## Exercise brief
Look for the line containing "14.007, O 15.999." in the entries below, then print that line and all that follow it exactly.

## The input
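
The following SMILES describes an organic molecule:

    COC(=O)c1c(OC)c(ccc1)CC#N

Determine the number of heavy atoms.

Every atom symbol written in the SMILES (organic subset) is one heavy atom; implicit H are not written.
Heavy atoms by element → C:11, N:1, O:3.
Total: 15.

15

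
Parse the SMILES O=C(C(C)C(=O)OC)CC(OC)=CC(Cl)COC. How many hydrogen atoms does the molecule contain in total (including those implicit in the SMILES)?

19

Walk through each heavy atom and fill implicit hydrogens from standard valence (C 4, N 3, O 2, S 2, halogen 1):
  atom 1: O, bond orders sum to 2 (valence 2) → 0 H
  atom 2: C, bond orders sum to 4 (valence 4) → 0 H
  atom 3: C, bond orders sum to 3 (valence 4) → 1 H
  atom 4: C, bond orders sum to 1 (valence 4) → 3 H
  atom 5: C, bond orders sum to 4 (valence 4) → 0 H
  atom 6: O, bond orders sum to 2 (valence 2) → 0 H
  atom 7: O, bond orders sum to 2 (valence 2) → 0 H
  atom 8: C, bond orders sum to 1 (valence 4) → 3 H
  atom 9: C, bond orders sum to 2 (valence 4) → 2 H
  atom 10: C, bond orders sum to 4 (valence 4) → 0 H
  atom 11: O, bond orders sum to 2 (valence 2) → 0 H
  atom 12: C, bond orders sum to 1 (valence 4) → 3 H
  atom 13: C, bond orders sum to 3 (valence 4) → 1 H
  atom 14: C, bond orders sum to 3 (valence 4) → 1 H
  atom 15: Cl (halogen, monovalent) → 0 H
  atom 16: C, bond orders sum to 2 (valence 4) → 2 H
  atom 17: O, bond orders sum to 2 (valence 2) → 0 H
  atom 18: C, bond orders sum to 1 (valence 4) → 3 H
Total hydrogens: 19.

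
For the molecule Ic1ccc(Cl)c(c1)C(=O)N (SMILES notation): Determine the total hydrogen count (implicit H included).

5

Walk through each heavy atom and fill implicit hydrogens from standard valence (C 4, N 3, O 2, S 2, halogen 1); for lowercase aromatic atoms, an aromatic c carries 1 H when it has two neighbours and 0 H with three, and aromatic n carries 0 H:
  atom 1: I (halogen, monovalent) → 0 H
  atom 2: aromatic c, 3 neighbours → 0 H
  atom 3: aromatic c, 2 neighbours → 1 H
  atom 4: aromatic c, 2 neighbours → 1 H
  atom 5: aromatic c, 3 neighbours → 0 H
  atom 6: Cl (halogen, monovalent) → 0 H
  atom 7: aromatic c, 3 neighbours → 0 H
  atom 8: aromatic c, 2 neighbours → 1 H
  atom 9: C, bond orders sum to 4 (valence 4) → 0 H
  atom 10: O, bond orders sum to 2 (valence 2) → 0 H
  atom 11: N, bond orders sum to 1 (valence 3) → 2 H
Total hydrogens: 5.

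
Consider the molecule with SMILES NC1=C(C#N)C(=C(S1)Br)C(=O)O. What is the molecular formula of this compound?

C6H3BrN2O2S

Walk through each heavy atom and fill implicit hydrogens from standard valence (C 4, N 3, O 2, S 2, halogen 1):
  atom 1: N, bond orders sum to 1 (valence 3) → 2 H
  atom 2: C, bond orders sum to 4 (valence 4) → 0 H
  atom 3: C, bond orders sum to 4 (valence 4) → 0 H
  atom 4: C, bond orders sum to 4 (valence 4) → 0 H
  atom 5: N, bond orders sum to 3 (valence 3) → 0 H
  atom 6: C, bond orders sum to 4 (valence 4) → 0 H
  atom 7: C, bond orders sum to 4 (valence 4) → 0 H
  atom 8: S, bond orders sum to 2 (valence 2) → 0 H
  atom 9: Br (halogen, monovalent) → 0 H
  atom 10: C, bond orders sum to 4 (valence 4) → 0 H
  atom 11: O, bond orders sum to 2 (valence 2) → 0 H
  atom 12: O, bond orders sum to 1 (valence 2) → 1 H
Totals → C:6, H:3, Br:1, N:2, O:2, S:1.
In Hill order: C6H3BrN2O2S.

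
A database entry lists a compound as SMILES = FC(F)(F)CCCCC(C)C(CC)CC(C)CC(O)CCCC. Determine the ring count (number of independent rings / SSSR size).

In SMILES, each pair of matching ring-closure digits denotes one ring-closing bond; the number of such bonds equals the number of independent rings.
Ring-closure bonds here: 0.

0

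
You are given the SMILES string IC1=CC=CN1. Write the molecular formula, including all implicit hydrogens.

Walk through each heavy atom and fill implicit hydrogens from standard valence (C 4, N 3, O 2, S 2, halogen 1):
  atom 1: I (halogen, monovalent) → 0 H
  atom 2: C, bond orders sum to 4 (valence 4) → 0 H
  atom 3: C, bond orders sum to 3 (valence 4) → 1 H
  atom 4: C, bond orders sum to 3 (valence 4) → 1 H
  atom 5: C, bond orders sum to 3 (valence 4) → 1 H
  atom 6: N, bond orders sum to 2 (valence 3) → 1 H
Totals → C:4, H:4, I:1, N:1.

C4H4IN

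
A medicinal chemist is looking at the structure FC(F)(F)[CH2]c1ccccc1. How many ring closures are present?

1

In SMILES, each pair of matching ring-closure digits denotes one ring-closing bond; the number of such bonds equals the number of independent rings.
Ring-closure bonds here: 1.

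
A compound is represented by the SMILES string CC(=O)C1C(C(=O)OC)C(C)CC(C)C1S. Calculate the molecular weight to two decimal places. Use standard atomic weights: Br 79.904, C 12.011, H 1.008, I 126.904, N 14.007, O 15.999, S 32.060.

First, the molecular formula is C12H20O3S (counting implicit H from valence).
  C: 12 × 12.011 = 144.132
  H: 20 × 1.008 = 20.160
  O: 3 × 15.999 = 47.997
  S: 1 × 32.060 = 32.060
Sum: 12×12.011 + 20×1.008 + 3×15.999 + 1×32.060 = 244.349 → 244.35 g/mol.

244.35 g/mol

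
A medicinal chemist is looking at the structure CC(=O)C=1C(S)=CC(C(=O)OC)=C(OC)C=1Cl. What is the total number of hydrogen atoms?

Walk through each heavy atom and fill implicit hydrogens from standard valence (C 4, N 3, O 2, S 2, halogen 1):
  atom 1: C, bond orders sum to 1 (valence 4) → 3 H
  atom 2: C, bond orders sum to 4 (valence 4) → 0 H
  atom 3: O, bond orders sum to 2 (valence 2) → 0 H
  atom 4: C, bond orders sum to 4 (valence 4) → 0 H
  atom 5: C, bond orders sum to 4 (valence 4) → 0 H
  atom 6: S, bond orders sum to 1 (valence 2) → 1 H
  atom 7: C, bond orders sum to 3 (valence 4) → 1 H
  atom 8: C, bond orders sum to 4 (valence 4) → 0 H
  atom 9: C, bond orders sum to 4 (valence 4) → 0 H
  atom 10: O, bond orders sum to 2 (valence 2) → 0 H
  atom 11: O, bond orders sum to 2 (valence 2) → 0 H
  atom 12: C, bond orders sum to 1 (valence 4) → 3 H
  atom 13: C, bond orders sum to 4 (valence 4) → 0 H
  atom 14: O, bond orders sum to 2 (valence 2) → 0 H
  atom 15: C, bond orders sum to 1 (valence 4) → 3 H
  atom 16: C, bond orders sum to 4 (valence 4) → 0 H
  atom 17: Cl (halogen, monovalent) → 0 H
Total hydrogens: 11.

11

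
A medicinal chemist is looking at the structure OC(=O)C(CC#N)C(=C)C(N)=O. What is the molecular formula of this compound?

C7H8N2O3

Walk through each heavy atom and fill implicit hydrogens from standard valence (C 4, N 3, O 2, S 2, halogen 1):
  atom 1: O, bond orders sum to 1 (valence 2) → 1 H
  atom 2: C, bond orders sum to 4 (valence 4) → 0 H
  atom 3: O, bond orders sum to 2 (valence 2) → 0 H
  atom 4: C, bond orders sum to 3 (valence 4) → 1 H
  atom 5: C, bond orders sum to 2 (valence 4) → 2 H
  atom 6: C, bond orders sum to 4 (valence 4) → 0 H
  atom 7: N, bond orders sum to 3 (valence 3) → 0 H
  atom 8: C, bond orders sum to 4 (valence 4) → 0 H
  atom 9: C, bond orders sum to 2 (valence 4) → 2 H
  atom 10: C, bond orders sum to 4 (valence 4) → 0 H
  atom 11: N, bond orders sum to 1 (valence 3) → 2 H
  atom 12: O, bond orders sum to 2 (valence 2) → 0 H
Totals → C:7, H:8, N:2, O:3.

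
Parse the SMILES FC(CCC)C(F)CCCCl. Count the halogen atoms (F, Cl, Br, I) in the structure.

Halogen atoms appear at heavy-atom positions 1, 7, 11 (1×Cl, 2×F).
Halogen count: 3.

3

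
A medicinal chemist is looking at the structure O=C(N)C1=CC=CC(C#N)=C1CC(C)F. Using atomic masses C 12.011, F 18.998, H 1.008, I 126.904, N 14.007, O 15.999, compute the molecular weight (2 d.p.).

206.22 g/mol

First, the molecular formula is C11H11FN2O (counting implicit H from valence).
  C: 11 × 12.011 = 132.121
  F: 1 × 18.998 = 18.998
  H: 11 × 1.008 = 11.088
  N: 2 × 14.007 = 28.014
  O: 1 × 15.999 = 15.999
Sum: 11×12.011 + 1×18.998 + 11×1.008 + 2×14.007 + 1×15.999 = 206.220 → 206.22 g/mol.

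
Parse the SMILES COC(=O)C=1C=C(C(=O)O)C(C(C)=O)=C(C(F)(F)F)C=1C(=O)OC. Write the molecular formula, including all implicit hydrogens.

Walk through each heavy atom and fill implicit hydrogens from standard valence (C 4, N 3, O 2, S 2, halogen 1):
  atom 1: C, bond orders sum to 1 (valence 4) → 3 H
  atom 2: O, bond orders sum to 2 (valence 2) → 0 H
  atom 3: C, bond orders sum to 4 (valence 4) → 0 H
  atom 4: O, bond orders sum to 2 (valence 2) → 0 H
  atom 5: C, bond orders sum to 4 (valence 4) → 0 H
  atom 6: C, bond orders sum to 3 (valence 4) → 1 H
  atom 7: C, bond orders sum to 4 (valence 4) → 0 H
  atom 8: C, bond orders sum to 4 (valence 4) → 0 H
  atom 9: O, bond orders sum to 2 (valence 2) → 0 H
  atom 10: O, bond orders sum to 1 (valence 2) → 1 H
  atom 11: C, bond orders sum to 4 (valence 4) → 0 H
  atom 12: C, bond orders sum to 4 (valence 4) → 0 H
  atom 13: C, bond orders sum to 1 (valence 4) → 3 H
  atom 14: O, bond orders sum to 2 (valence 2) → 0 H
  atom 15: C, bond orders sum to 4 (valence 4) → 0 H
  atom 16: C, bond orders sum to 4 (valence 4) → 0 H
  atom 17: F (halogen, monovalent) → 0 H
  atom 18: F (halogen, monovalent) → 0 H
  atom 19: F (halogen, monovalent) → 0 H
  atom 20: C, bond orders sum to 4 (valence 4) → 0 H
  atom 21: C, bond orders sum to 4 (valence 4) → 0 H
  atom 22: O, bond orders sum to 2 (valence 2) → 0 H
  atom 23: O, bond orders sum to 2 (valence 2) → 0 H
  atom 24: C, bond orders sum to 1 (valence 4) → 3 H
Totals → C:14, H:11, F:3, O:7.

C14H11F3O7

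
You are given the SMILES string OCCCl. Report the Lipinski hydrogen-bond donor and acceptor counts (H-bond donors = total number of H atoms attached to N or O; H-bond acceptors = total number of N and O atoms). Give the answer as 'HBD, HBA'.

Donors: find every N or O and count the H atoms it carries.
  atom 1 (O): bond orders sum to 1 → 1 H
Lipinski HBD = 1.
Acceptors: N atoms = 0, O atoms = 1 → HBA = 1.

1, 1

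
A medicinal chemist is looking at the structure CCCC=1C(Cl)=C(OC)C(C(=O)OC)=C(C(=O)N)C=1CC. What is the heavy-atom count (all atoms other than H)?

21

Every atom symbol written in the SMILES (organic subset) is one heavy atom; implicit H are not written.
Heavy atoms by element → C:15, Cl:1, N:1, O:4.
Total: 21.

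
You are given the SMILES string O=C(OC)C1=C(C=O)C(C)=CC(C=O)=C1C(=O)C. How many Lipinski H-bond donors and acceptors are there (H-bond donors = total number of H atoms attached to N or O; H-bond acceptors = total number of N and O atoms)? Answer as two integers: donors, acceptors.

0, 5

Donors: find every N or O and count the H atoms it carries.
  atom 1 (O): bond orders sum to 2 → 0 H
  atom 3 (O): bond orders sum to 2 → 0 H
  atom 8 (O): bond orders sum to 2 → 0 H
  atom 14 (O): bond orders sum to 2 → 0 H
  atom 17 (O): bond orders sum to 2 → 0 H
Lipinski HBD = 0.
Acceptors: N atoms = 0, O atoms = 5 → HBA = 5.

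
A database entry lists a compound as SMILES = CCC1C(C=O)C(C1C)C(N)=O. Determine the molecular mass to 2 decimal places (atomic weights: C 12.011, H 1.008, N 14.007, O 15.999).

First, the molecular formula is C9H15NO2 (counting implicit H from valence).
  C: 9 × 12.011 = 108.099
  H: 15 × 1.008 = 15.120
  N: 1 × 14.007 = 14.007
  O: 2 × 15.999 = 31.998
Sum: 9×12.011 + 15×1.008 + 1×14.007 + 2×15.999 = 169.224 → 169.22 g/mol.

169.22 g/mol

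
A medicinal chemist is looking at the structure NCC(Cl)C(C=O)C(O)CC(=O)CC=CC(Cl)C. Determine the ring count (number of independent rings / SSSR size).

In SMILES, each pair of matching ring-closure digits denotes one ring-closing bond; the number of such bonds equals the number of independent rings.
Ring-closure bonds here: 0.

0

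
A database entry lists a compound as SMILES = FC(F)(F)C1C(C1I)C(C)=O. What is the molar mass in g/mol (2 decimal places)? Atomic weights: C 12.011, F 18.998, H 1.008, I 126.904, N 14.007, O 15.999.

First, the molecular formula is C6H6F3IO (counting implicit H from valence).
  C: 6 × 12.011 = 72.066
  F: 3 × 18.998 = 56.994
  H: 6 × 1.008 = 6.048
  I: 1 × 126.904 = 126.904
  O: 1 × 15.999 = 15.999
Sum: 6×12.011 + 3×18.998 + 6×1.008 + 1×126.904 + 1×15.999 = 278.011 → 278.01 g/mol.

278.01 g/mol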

## Task solution
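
A database entry lists a compound as SMILES = FC(F)(F)C1C(C1I)C(C)=O. What is the molar mass in g/mol (2 decimal places)? Atomic weights: C 12.011, F 18.998, H 1.008, I 126.904, N 14.007, O 15.999.

First, the molecular formula is C6H6F3IO (counting implicit H from valence).
  C: 6 × 12.011 = 72.066
  F: 3 × 18.998 = 56.994
  H: 6 × 1.008 = 6.048
  I: 1 × 126.904 = 126.904
  O: 1 × 15.999 = 15.999
Sum: 6×12.011 + 3×18.998 + 6×1.008 + 1×126.904 + 1×15.999 = 278.011 → 278.01 g/mol.

278.01 g/mol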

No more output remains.